Once the line containing "III-3 (♂, child" has been copied, stop; copy every line before it exactly, beginning with the first line of the material below.
+++ Input
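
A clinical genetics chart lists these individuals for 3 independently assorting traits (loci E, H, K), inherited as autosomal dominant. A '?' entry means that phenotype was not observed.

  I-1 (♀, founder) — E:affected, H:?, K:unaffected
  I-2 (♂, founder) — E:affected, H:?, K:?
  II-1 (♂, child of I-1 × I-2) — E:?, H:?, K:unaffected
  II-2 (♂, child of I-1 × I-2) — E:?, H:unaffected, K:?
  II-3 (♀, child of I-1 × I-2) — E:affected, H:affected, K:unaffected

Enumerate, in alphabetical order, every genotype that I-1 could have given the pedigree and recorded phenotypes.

I-1 ∈ {EE Hh kk, EE hh kk, Ee Hh kk, Ee hh kk}

E/I-1 aff ·: Ee|EE
E/I-2 aff ·: Ee|EE
E/II-1 ? I-1×I-2: ee|Ee|EE
E/II-2 ? I-1×I-2: ee|Ee|EE
E/II-3 aff I-1×I-2: Ee|EE
⇒ E over [I-1,I-2,II-1,II-2,II-3]: 35 consistent
H/I-1 ? ·: hh|Hh
H/I-2 ? ·: hh|Hh
H/II-1 ? I-1×I-2: hh|Hh|HH
H/II-2 un I-1×I-2: hh
H/II-3 aff I-1×I-2: Hh|HH
⇒ H over [I-1,I-2,II-1,II-2,II-3]: 10 consistent
K/I-1 un ·: kk
K/I-2 ? ·: kk|Kk
K/II-1 un I-1×I-2: kk
K/II-2 ? I-1×I-2: kk|Kk
K/II-3 un I-1×I-2: kk
⇒ K over [I-1,I-2,II-1,II-2,II-3]: 3 consistent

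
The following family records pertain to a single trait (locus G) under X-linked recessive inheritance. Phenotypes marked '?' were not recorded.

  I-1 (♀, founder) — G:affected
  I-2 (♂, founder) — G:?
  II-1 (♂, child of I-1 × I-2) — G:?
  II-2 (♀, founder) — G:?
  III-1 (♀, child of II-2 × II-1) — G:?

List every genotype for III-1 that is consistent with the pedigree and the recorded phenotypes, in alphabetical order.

G/I-1 aff ·: X^gX^g
G/I-2 ? ·: X^GY|X^gY
G/II-1 ? I-1×I-2: X^gY
G/II-2 ? ·: X^GX^G|X^GX^g|X^gX^g
G/III-1 ? II-2×II-1: X^GX^g|X^gX^g
⇒ G over [I-1,I-2,II-1,II-2,III-1]: 8 consistent

III-1 ∈ {X^GX^g, X^gX^g}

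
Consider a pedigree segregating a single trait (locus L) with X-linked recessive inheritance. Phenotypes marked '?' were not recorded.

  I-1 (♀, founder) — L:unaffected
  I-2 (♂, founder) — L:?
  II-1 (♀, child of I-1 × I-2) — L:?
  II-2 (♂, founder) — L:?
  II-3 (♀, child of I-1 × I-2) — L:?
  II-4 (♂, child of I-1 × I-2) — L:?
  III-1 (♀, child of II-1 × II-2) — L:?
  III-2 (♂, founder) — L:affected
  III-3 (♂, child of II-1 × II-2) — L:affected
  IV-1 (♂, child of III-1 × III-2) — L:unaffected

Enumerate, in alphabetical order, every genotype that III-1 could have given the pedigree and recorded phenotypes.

L/I-1 un ·: X^LX^L|X^LX^l
L/I-2 ? ·: X^LY|X^lY
L/II-1 ? I-1×I-2: X^LX^l|X^lX^l
L/II-2 ? ·: X^LY|X^lY
L/II-3 ? I-1×I-2: X^LX^L|X^LX^l|X^lX^l
L/II-4 ? I-1×I-2: X^LY|X^lY
L/III-1 ? II-1×II-2: X^LX^L|X^LX^l
L/III-2 aff ·: X^lY
L/III-3 aff II-1×II-2: X^lY
L/IV-1 un III-1×III-2: X^LY
⇒ L over [I-1,I-2,II-1,II-2,II-3,II-4,III-1,III-2,III-3,IV-1]: 31 consistent

III-1 ∈ {X^LX^L, X^LX^l}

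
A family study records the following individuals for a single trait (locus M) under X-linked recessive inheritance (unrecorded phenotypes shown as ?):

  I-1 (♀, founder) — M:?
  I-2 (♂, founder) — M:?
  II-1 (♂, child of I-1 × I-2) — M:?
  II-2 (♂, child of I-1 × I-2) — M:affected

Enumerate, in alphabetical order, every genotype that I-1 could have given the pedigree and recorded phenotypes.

I-1 ∈ {X^MX^m, X^mX^m}

M/I-1 ? ·: X^MX^m|X^mX^m
M/I-2 ? ·: X^MY|X^mY
M/II-1 ? I-1×I-2: X^MY|X^mY
M/II-2 aff I-1×I-2: X^mY
⇒ M over [I-1,I-2,II-1,II-2]: 6 consistent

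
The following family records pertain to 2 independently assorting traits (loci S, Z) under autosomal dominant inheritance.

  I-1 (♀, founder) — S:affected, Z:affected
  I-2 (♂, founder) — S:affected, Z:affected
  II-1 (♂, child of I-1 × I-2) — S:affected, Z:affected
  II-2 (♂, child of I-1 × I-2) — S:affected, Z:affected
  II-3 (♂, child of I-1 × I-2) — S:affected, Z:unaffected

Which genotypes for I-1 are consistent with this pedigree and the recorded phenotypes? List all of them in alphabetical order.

I-1 ∈ {SS Zz, Ss Zz}

S/I-1 aff ·: Ss|SS
S/I-2 aff ·: Ss|SS
S/II-1 aff I-1×I-2: Ss|SS
S/II-2 aff I-1×I-2: Ss|SS
S/II-3 aff I-1×I-2: Ss|SS
⇒ S over [I-1,I-2,II-1,II-2,II-3]: 25 consistent
Z/I-1 aff ·: Zz
Z/I-2 aff ·: Zz
Z/II-1 aff I-1×I-2: Zz|ZZ
Z/II-2 aff I-1×I-2: Zz|ZZ
Z/II-3 un I-1×I-2: zz
⇒ Z over [I-1,I-2,II-1,II-2,II-3]: 4 consistent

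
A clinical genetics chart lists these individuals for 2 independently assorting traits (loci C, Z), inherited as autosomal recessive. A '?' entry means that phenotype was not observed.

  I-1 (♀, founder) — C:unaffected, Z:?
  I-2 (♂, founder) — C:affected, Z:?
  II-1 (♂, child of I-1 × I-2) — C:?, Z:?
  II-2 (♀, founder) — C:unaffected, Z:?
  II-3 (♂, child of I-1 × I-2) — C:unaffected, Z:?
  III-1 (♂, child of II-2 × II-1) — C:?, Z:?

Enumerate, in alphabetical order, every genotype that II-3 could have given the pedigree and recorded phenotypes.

II-3 ∈ {Cc ZZ, Cc Zz, Cc zz}

C/I-1 un ·: CC|Cc
C/I-2 aff ·: cc
C/II-1 ? I-1×I-2: Cc|cc
C/II-2 un ·: CC|Cc
C/II-3 un I-1×I-2: Cc
C/III-1 ? II-2×II-1: CC|Cc|cc
⇒ C over [I-1,I-2,II-1,II-2,II-3,III-1]: 13 consistent
Z/I-1 ? ·: ZZ|Zz|zz
Z/I-2 ? ·: ZZ|Zz|zz
Z/II-1 ? I-1×I-2: ZZ|Zz|zz
Z/II-2 ? ·: ZZ|Zz|zz
Z/II-3 ? I-1×I-2: ZZ|Zz|zz
Z/III-1 ? II-2×II-1: ZZ|Zz|zz
⇒ Z over [I-1,I-2,II-1,II-2,II-3,III-1]: 155 consistent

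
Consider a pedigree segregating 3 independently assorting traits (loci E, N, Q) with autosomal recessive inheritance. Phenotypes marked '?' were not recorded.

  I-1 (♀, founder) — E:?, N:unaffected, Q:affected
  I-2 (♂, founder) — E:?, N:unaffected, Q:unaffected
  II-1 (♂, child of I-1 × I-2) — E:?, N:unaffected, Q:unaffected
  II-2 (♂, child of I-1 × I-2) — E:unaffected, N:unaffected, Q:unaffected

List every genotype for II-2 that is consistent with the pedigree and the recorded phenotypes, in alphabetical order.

II-2 ∈ {EE NN Qq, EE Nn Qq, Ee NN Qq, Ee Nn Qq}

E/I-1 ? ·: EE|Ee|ee
E/I-2 ? ·: EE|Ee|ee
E/II-1 ? I-1×I-2: EE|Ee|ee
E/II-2 un I-1×I-2: EE|Ee
⇒ E over [I-1,I-2,II-1,II-2]: 21 consistent
N/I-1 un ·: NN|Nn
N/I-2 un ·: NN|Nn
N/II-1 un I-1×I-2: NN|Nn
N/II-2 un I-1×I-2: NN|Nn
⇒ N over [I-1,I-2,II-1,II-2]: 13 consistent
Q/I-1 aff ·: qq
Q/I-2 un ·: QQ|Qq
Q/II-1 un I-1×I-2: Qq
Q/II-2 un I-1×I-2: Qq
⇒ Q over [I-1,I-2,II-1,II-2]: 2 consistent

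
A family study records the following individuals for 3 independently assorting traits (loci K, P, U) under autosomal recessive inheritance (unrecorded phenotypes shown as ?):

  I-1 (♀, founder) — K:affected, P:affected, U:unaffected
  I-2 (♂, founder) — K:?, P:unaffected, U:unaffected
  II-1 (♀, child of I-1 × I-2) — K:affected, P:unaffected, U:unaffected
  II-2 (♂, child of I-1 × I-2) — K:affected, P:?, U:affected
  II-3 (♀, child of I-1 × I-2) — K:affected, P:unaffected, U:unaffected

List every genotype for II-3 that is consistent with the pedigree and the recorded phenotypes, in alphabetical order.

K/I-1 aff ·: kk
K/I-2 ? ·: Kk|kk
K/II-1 aff I-1×I-2: kk
K/II-2 aff I-1×I-2: kk
K/II-3 aff I-1×I-2: kk
⇒ K over [I-1,I-2,II-1,II-2,II-3]: 2 consistent
P/I-1 aff ·: pp
P/I-2 un ·: PP|Pp
P/II-1 un I-1×I-2: Pp
P/II-2 ? I-1×I-2: Pp|pp
P/II-3 un I-1×I-2: Pp
⇒ P over [I-1,I-2,II-1,II-2,II-3]: 3 consistent
U/I-1 un ·: Uu
U/I-2 un ·: Uu
U/II-1 un I-1×I-2: UU|Uu
U/II-2 aff I-1×I-2: uu
U/II-3 un I-1×I-2: UU|Uu
⇒ U over [I-1,I-2,II-1,II-2,II-3]: 4 consistent

II-3 ∈ {kk Pp UU, kk Pp Uu}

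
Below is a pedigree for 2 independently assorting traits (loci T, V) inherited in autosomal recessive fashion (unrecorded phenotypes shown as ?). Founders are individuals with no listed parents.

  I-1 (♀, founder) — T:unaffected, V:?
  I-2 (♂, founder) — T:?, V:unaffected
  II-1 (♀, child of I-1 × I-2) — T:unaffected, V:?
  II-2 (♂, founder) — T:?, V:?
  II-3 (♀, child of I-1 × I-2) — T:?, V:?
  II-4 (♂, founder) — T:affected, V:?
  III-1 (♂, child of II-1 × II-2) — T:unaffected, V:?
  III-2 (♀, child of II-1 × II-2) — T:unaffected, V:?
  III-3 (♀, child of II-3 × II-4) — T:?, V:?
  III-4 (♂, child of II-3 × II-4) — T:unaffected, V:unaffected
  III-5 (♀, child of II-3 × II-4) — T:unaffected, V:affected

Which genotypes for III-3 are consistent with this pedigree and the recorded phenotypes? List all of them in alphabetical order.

III-3 ∈ {Tt VV, Tt Vv, Tt vv, tt VV, tt Vv, tt vv}

T/I-1 un ·: TT|Tt
T/I-2 ? ·: TT|Tt|tt
T/II-1 un I-1×I-2: TT|Tt
T/II-2 ? ·: TT|Tt|tt
T/II-3 ? I-1×I-2: TT|Tt
T/II-4 aff ·: tt
T/III-1 un II-1×II-2: TT|Tt
T/III-2 un II-1×II-2: TT|Tt
T/III-3 ? II-3×II-4: Tt|tt
T/III-4 un II-3×II-4: Tt
T/III-5 un II-3×II-4: Tt
⇒ T over [I-1,I-2,II-1,II-2,II-3,II-4,III-1,III-2,III-3,III-4,III-5]: 177 consistent
V/I-1 ? ·: VV|Vv|vv
V/I-2 un ·: VV|Vv
V/II-1 ? I-1×I-2: VV|Vv|vv
V/II-2 ? ·: VV|Vv|vv
V/II-3 ? I-1×I-2: Vv|vv
V/II-4 ? ·: Vv|vv
V/III-1 ? II-1×II-2: VV|Vv|vv
V/III-2 ? II-1×II-2: VV|Vv|vv
V/III-3 ? II-3×II-4: VV|Vv|vv
V/III-4 un II-3×II-4: VV|Vv
V/III-5 aff II-3×II-4: vv
⇒ V over [I-1,I-2,II-1,II-2,II-3,II-4,III-1,III-2,III-3,III-4,III-5]: 1024 consistent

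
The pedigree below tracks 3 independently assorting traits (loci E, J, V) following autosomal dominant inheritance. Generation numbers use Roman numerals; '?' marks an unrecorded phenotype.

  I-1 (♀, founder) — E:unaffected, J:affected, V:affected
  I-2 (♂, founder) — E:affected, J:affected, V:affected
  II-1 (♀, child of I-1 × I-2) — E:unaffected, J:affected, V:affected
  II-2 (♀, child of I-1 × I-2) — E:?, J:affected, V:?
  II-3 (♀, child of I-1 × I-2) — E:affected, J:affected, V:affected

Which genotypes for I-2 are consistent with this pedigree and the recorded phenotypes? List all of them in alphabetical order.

I-2 ∈ {Ee JJ VV, Ee JJ Vv, Ee Jj VV, Ee Jj Vv}

E/I-1 un ·: ee
E/I-2 aff ·: Ee
E/II-1 un I-1×I-2: ee
E/II-2 ? I-1×I-2: ee|Ee
E/II-3 aff I-1×I-2: Ee
⇒ E over [I-1,I-2,II-1,II-2,II-3]: 2 consistent
J/I-1 aff ·: Jj|JJ
J/I-2 aff ·: Jj|JJ
J/II-1 aff I-1×I-2: Jj|JJ
J/II-2 aff I-1×I-2: Jj|JJ
J/II-3 aff I-1×I-2: Jj|JJ
⇒ J over [I-1,I-2,II-1,II-2,II-3]: 25 consistent
V/I-1 aff ·: Vv|VV
V/I-2 aff ·: Vv|VV
V/II-1 aff I-1×I-2: Vv|VV
V/II-2 ? I-1×I-2: vv|Vv|VV
V/II-3 aff I-1×I-2: Vv|VV
⇒ V over [I-1,I-2,II-1,II-2,II-3]: 29 consistent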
++++++
Solution to the problem:
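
A clinical genetics chart lists these individuals for 3 independently assorting traits (loci E, H, K), inherited as autosomal dominant. A '?' entry means that phenotype was not observed.

  I-1 (♀, founder) — E:affected, H:?, K:unaffected
  I-2 (♂, founder) — E:affected, H:?, K:?
  II-1 (♂, child of I-1 × I-2) — E:?, H:?, K:unaffected
  II-2 (♂, child of I-1 × I-2) — E:?, H:unaffected, K:?
  II-3 (♀, child of I-1 × I-2) — E:affected, H:affected, K:unaffected

Enumerate, in alphabetical order, every genotype that I-1 could have given the pedigree and recorded phenotypes.

I-1 ∈ {EE Hh kk, EE hh kk, Ee Hh kk, Ee hh kk}

E/I-1 aff ·: Ee|EE
E/I-2 aff ·: Ee|EE
E/II-1 ? I-1×I-2: ee|Ee|EE
E/II-2 ? I-1×I-2: ee|Ee|EE
E/II-3 aff I-1×I-2: Ee|EE
⇒ E over [I-1,I-2,II-1,II-2,II-3]: 35 consistent
H/I-1 ? ·: hh|Hh
H/I-2 ? ·: hh|Hh
H/II-1 ? I-1×I-2: hh|Hh|HH
H/II-2 un I-1×I-2: hh
H/II-3 aff I-1×I-2: Hh|HH
⇒ H over [I-1,I-2,II-1,II-2,II-3]: 10 consistent
K/I-1 un ·: kk
K/I-2 ? ·: kk|Kk
K/II-1 un I-1×I-2: kk
K/II-2 ? I-1×I-2: kk|Kk
K/II-3 un I-1×I-2: kk
⇒ K over [I-1,I-2,II-1,II-2,II-3]: 3 consistent

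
The following family records pertain to a single trait (locus G) under X-linked recessive inheritance. Phenotypes marked '?' were not recorded.

  I-1 (♀, founder) — G:affected
  I-2 (♂, founder) — G:?
  II-1 (♂, child of I-1 × I-2) — G:?
  II-2 (♀, founder) — G:?
  III-1 (♀, child of II-2 × II-1) — G:?

List every genotype for III-1 that is consistent with the pedigree and the recorded phenotypes, in alphabetical order.

G/I-1 aff ·: X^gX^g
G/I-2 ? ·: X^GY|X^gY
G/II-1 ? I-1×I-2: X^gY
G/II-2 ? ·: X^GX^G|X^GX^g|X^gX^g
G/III-1 ? II-2×II-1: X^GX^g|X^gX^g
⇒ G over [I-1,I-2,II-1,II-2,III-1]: 8 consistent

III-1 ∈ {X^GX^g, X^gX^g}

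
Consider a pedigree segregating a single trait (locus L) with X-linked recessive inheritance. Phenotypes marked '?' were not recorded.

  I-1 (♀, founder) — L:unaffected
  I-2 (♂, founder) — L:?
  II-1 (♀, child of I-1 × I-2) — L:?
  II-2 (♂, founder) — L:?
  II-3 (♀, child of I-1 × I-2) — L:?
  II-4 (♂, child of I-1 × I-2) — L:?
  III-1 (♀, child of II-1 × II-2) — L:?
  III-2 (♂, founder) — L:affected
  III-3 (♂, child of II-1 × II-2) — L:affected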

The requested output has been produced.